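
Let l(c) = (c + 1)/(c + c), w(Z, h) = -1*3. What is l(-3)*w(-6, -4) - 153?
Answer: -154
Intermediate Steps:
w(Z, h) = -3
l(c) = (1 + c)/(2*c) (l(c) = (1 + c)/((2*c)) = (1 + c)*(1/(2*c)) = (1 + c)/(2*c))
l(-3)*w(-6, -4) - 153 = ((½)*(1 - 3)/(-3))*(-3) - 153 = ((½)*(-⅓)*(-2))*(-3) - 153 = (⅓)*(-3) - 153 = -1 - 153 = -154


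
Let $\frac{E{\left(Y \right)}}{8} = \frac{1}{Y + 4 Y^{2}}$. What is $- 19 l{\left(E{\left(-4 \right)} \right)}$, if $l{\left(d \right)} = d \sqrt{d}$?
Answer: $- \frac{38 \sqrt{30}}{225} \approx -0.92504$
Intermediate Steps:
$E{\left(Y \right)} = \frac{8}{Y + 4 Y^{2}}$
$l{\left(d \right)} = d^{\frac{3}{2}}$
$- 19 l{\left(E{\left(-4 \right)} \right)} = - 19 \left(\frac{8}{\left(-4\right) \left(1 + 4 \left(-4\right)\right)}\right)^{\frac{3}{2}} = - 19 \left(8 \left(- \frac{1}{4}\right) \frac{1}{1 - 16}\right)^{\frac{3}{2}} = - 19 \left(8 \left(- \frac{1}{4}\right) \frac{1}{-15}\right)^{\frac{3}{2}} = - 19 \left(8 \left(- \frac{1}{4}\right) \left(- \frac{1}{15}\right)\right)^{\frac{3}{2}} = - 19 \left(\frac{2}{15}\right)^{\frac{3}{2}} = - 19 \frac{2 \sqrt{30}}{225} = - \frac{38 \sqrt{30}}{225}$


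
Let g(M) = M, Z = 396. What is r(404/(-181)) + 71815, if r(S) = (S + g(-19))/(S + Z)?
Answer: 5118394837/71272 ≈ 71815.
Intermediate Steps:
r(S) = (-19 + S)/(396 + S) (r(S) = (S - 19)/(S + 396) = (-19 + S)/(396 + S))
r(404/(-181)) + 71815 = (-19 + 404/(-181))/(396 + 404/(-181)) + 71815 = (-19 + 404*(-1/181))/(396 + 404*(-1/181)) + 71815 = (-19 - 404/181)/(396 - 404/181) + 71815 = -3843/181/(71272/181) + 71815 = (181/71272)*(-3843/181) + 71815 = -3843/71272 + 71815 = 5118394837/71272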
..............................
**Requirement:**
Every line above must be reproduced exactly as it stands.

**Completed task:**
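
Let l(c) = (c + 1)/(c + c), w(Z, h) = -1*3. What is l(-3)*w(-6, -4) - 153?
Answer: -154
Intermediate Steps:
w(Z, h) = -3
l(c) = (1 + c)/(2*c) (l(c) = (1 + c)/((2*c)) = (1 + c)*(1/(2*c)) = (1 + c)/(2*c))
l(-3)*w(-6, -4) - 153 = ((½)*(1 - 3)/(-3))*(-3) - 153 = ((½)*(-⅓)*(-2))*(-3) - 153 = (⅓)*(-3) - 153 = -1 - 153 = -154


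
Let $\frac{E{\left(Y \right)}}{8} = \frac{1}{Y + 4 Y^{2}}$. What is $- 19 l{\left(E{\left(-4 \right)} \right)}$, if $l{\left(d \right)} = d \sqrt{d}$?
Answer: $- \frac{38 \sqrt{30}}{225} \approx -0.92504$
Intermediate Steps:
$E{\left(Y \right)} = \frac{8}{Y + 4 Y^{2}}$
$l{\left(d \right)} = d^{\frac{3}{2}}$
$- 19 l{\left(E{\left(-4 \right)} \right)} = - 19 \left(\frac{8}{\left(-4\right) \left(1 + 4 \left(-4\right)\right)}\right)^{\frac{3}{2}} = - 19 \left(8 \left(- \frac{1}{4}\right) \frac{1}{1 - 16}\right)^{\frac{3}{2}} = - 19 \left(8 \left(- \frac{1}{4}\right) \frac{1}{-15}\right)^{\frac{3}{2}} = - 19 \left(8 \left(- \frac{1}{4}\right) \left(- \frac{1}{15}\right)\right)^{\frac{3}{2}} = - 19 \left(\frac{2}{15}\right)^{\frac{3}{2}} = - 19 \frac{2 \sqrt{30}}{225} = - \frac{38 \sqrt{30}}{225}$


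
Let g(M) = M, Z = 396. What is r(404/(-181)) + 71815, if r(S) = (S + g(-19))/(S + Z)?
Answer: 5118394837/71272 ≈ 71815.
Intermediate Steps:
r(S) = (-19 + S)/(396 + S) (r(S) = (S - 19)/(S + 396) = (-19 + S)/(396 + S))
r(404/(-181)) + 71815 = (-19 + 404/(-181))/(396 + 404/(-181)) + 71815 = (-19 + 404*(-1/181))/(396 + 404*(-1/181)) + 71815 = (-19 - 404/181)/(396 - 404/181) + 71815 = -3843/181/(71272/181) + 71815 = (181/71272)*(-3843/181) + 71815 = -3843/71272 + 71815 = 5118394837/71272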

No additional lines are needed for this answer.